** Task prompt **
Return exactly the lines of the records below, starting at the line that contains "Stmt ::= ] int" and ending at the line that contains "term -> rest body rest r", with both of those lines kept.

Extracted data entries:
_____

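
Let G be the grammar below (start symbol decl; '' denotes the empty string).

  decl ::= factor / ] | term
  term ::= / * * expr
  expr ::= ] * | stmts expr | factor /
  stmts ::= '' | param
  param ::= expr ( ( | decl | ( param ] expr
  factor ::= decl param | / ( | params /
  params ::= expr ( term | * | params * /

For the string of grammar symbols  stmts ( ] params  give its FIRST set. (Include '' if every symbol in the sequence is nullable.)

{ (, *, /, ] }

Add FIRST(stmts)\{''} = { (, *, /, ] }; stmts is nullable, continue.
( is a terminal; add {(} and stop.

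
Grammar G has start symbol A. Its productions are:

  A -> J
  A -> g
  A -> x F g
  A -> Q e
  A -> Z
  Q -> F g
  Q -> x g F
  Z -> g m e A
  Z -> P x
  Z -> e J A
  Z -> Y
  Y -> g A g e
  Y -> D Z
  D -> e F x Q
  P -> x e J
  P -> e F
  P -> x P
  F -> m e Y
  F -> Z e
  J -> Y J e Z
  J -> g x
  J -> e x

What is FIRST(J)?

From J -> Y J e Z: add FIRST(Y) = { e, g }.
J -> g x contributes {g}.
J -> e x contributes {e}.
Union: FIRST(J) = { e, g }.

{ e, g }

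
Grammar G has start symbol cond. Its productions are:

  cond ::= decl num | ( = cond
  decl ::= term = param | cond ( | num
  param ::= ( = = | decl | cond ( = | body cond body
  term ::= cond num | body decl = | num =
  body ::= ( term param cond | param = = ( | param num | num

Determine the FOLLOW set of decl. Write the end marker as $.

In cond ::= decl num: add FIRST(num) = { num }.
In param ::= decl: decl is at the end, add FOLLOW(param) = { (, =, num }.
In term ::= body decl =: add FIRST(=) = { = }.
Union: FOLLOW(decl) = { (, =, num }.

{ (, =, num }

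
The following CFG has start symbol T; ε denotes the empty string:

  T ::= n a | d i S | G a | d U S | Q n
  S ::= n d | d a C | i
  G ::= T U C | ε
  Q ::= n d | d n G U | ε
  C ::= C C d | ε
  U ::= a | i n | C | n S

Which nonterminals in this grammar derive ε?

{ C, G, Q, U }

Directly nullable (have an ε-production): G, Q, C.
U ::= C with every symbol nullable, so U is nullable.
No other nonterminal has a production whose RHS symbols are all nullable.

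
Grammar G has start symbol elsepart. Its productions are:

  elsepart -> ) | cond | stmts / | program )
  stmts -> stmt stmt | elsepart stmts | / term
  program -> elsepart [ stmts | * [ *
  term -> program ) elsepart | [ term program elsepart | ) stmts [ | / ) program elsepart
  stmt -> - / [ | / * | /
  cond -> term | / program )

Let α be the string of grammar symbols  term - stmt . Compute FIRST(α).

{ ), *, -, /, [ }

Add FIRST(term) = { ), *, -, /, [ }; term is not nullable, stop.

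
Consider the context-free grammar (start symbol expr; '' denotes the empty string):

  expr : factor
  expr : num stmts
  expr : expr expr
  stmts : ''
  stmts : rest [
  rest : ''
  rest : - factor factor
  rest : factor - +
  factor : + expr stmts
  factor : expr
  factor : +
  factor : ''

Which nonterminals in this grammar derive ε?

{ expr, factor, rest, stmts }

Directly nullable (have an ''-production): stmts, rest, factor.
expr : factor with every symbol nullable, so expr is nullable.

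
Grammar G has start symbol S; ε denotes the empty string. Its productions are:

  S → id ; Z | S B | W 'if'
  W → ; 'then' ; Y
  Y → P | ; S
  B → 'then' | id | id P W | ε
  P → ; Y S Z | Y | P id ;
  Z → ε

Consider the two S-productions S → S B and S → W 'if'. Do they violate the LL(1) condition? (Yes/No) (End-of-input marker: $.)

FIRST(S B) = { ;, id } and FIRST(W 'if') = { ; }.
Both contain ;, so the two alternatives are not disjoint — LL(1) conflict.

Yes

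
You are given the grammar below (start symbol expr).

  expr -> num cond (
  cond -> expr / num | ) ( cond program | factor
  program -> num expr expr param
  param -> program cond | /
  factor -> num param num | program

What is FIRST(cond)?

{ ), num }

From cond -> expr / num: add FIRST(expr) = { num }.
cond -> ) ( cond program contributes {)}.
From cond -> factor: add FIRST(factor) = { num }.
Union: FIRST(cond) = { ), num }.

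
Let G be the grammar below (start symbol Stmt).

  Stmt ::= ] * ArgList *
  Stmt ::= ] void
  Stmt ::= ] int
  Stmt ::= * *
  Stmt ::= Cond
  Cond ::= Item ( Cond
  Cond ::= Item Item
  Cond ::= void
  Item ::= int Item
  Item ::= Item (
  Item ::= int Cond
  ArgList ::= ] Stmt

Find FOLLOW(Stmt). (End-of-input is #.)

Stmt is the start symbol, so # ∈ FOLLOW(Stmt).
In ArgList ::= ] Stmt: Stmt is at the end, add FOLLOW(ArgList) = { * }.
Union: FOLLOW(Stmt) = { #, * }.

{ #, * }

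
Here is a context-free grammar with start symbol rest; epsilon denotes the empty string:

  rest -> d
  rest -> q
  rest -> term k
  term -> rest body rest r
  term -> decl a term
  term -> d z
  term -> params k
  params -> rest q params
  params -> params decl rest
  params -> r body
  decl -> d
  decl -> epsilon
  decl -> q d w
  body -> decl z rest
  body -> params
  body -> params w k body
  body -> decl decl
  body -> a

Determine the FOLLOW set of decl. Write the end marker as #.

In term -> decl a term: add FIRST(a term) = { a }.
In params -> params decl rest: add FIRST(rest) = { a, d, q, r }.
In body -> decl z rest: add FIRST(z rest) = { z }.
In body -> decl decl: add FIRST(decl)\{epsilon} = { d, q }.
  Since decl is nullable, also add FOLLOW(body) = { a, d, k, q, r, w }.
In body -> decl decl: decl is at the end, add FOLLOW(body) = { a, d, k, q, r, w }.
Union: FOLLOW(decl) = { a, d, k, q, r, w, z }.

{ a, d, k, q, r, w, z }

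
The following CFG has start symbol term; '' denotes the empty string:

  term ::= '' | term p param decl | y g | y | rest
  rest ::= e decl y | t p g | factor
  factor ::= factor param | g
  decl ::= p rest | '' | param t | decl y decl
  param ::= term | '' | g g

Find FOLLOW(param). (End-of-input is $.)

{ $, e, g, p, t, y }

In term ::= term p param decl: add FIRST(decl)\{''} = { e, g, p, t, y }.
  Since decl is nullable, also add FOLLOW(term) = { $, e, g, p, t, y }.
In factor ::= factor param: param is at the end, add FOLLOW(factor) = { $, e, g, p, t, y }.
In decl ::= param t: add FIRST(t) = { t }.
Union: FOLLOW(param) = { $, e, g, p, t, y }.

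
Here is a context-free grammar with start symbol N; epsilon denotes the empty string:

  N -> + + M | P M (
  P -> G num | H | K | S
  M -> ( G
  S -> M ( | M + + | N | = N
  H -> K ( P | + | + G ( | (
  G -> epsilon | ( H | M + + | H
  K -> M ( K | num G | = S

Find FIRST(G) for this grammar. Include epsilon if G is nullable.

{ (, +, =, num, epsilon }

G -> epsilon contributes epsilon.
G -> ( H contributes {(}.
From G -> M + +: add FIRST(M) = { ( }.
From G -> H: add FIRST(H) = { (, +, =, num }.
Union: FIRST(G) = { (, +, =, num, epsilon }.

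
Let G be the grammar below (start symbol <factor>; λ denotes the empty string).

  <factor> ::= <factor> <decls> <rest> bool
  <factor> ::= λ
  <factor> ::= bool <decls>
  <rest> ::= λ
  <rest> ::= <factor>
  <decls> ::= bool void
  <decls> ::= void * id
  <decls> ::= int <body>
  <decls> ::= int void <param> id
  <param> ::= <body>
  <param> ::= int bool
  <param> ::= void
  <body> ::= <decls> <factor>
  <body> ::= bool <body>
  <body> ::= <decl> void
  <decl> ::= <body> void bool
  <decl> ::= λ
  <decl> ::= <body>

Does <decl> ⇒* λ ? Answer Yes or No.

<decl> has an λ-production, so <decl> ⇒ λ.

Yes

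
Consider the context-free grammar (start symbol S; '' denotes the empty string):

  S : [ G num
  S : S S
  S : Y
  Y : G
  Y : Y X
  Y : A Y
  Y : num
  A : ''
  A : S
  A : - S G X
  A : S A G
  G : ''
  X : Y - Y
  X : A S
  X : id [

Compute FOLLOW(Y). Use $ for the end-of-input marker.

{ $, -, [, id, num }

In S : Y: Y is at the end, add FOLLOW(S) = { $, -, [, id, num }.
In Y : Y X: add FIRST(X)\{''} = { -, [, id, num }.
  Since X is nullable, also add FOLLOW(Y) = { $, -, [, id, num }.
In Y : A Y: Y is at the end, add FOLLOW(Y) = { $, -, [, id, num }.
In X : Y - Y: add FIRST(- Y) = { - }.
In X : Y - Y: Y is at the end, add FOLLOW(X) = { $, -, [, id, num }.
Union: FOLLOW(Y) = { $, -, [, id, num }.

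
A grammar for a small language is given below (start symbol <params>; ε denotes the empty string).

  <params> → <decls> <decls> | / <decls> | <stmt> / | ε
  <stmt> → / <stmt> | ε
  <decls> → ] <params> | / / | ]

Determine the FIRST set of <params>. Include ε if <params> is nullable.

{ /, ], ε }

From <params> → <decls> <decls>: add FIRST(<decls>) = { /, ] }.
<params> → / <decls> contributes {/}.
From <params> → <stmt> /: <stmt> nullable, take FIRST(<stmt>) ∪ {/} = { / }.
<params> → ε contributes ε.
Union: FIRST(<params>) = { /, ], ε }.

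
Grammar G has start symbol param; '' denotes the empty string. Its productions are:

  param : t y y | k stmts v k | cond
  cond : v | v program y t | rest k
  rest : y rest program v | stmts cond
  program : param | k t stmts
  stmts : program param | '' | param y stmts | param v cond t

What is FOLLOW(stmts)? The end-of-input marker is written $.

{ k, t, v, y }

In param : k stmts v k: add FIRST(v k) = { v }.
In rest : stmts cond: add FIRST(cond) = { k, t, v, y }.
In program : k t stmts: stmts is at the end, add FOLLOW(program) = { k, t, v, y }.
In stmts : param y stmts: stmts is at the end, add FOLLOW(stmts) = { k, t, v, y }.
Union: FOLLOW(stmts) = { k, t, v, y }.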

_____

** Answer space **
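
  Stmt ::= ] int
  Stmt ::= * *
  Stmt ::= Cond
  Cond ::= Item ( Cond
  Cond ::= Item Item
  Cond ::= void
  Item ::= int Item
  Item ::= Item (
  Item ::= int Cond
  ArgList ::= ] Stmt

Find FOLLOW(Stmt). (End-of-input is #.)

Stmt is the start symbol, so # ∈ FOLLOW(Stmt).
In ArgList ::= ] Stmt: Stmt is at the end, add FOLLOW(ArgList) = { * }.
Union: FOLLOW(Stmt) = { #, * }.

{ #, * }

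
Here is a context-free grammar with start symbol rest; epsilon denotes the empty string:

  rest -> d
  rest -> q
  rest -> term k
  term -> rest body rest r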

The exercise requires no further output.